____ Material to process

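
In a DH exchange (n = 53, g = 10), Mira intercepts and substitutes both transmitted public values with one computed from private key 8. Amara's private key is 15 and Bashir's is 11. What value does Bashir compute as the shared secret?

Bashir receives Mira's public value M = 10^8 mod 53 instead of the honest one.
10^1 ≡ 10 (mod 53)
10^2 = (10^1)^2 ≡ 10^2 = 100 ≡ 47 (mod 53)
10^4 = (10^2)^2 ≡ 47^2 = 2209 ≡ 36 (mod 53)
10^8 = (10^4)^2 ≡ 36^2 = 1296 ≡ 24 (mod 53)
So M = 24. Bashir computes K = M^11 mod 53.
24^1 ≡ 24 (mod 53)
24^2 = (24^1)^2 ≡ 24^2 = 576 ≡ 46 (mod 53)
24^4 = (24^2)^2 ≡ 46^2 = 2116 ≡ 49 (mod 53)
24^8 = (24^4)^2 ≡ 49^2 = 2401 ≡ 16 (mod 53)
24^11 = 24^8 · 24^2 · 24^1 ≡ 16 · 46 · 24 ≡ 15 (mod 53).

15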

________

_The task_. Could you output all of the records above exactly as given?

_Answer area_.
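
In a DH exchange (n = 53, g = 10), Mira intercepts and substitutes both transmitted public values with one computed from private key 8. Amara's private key is 15 and Bashir's is 11. What value does Bashir compute as the shared secret?

Bashir receives Mira's public value M = 10^8 mod 53 instead of the honest one.
10^1 ≡ 10 (mod 53)
10^2 = (10^1)^2 ≡ 10^2 = 100 ≡ 47 (mod 53)
10^4 = (10^2)^2 ≡ 47^2 = 2209 ≡ 36 (mod 53)
10^8 = (10^4)^2 ≡ 36^2 = 1296 ≡ 24 (mod 53)
So M = 24. Bashir computes K = M^11 mod 53.
24^1 ≡ 24 (mod 53)
24^2 = (24^1)^2 ≡ 24^2 = 576 ≡ 46 (mod 53)
24^4 = (24^2)^2 ≡ 46^2 = 2116 ≡ 49 (mod 53)
24^8 = (24^4)^2 ≡ 49^2 = 2401 ≡ 16 (mod 53)
24^11 = 24^8 · 24^2 · 24^1 ≡ 16 · 46 · 24 ≡ 15 (mod 53).

15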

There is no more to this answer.